YOUR GOAL »
Begin with the line in which "9.955 cm^3 of" appears and end with the final line of the entries. Retype each one exactly and add nothing.

(Collected data)
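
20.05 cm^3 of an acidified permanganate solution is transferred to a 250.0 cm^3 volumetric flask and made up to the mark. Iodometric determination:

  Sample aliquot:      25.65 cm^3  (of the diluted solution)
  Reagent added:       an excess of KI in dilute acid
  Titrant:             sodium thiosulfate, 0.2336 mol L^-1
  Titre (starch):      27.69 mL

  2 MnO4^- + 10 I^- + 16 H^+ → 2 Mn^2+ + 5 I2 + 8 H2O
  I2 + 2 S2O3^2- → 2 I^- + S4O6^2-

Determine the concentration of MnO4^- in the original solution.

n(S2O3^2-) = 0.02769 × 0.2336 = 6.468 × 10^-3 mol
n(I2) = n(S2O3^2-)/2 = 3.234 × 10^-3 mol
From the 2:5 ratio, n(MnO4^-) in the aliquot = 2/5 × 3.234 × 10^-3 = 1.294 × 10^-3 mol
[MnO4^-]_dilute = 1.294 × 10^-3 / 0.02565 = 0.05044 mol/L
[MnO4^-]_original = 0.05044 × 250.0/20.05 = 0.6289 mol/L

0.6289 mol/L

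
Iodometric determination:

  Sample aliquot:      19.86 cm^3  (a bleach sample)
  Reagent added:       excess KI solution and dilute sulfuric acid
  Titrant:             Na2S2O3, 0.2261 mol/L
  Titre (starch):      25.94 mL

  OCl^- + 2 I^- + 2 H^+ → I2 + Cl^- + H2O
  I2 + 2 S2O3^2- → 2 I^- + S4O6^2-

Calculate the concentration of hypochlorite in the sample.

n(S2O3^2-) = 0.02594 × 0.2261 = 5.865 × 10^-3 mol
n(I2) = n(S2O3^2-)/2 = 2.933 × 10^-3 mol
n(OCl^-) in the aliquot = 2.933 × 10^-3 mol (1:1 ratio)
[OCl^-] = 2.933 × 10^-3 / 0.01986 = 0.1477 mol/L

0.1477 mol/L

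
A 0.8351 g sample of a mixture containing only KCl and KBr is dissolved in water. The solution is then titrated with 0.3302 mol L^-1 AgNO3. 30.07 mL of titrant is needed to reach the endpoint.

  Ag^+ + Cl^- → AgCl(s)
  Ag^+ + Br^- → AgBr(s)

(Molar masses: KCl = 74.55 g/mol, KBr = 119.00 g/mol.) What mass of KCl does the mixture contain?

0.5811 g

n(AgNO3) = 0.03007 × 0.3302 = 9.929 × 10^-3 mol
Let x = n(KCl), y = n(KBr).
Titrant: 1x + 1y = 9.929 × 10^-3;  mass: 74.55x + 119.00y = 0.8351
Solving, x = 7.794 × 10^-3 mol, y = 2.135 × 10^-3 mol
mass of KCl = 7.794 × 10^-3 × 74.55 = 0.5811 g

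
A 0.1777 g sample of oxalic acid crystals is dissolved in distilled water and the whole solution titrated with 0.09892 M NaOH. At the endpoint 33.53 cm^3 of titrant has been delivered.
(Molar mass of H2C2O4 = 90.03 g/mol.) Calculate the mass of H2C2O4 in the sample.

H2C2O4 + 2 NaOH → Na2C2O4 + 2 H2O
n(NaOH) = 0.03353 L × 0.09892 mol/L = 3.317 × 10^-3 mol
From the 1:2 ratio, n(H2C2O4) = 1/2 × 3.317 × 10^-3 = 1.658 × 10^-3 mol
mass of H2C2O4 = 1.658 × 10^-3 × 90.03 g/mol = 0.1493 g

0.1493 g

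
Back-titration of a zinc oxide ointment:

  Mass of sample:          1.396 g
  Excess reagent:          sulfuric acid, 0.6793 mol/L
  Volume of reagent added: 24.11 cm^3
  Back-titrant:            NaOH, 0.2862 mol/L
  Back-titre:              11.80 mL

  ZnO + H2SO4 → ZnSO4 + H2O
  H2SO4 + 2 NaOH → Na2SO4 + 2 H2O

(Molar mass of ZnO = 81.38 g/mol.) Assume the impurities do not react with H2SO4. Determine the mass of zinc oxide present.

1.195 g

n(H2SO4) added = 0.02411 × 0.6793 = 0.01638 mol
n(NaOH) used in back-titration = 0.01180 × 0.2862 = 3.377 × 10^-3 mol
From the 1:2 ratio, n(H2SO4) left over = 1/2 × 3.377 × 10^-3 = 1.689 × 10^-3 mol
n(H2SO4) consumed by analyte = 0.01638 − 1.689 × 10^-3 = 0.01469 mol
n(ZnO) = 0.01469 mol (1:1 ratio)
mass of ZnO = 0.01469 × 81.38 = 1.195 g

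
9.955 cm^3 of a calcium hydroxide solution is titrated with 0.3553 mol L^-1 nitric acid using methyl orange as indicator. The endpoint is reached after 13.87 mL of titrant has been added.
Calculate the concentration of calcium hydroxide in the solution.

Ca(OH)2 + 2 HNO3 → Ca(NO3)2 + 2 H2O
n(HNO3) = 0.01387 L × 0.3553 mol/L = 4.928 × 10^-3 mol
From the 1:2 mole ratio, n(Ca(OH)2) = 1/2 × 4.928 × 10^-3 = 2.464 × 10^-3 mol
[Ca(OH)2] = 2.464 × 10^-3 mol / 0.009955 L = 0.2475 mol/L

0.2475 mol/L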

TASK OUTPUT »
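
9.955 cm^3 of a calcium hydroxide solution is titrated with 0.3553 mol L^-1 nitric acid using methyl orange as indicator. The endpoint is reached after 13.87 mL of titrant has been added.
Calculate the concentration of calcium hydroxide in the solution.

Ca(OH)2 + 2 HNO3 → Ca(NO3)2 + 2 H2O
n(HNO3) = 0.01387 L × 0.3553 mol/L = 4.928 × 10^-3 mol
From the 1:2 mole ratio, n(Ca(OH)2) = 1/2 × 4.928 × 10^-3 = 2.464 × 10^-3 mol
[Ca(OH)2] = 2.464 × 10^-3 mol / 0.009955 L = 0.2475 mol/L

0.2475 mol/L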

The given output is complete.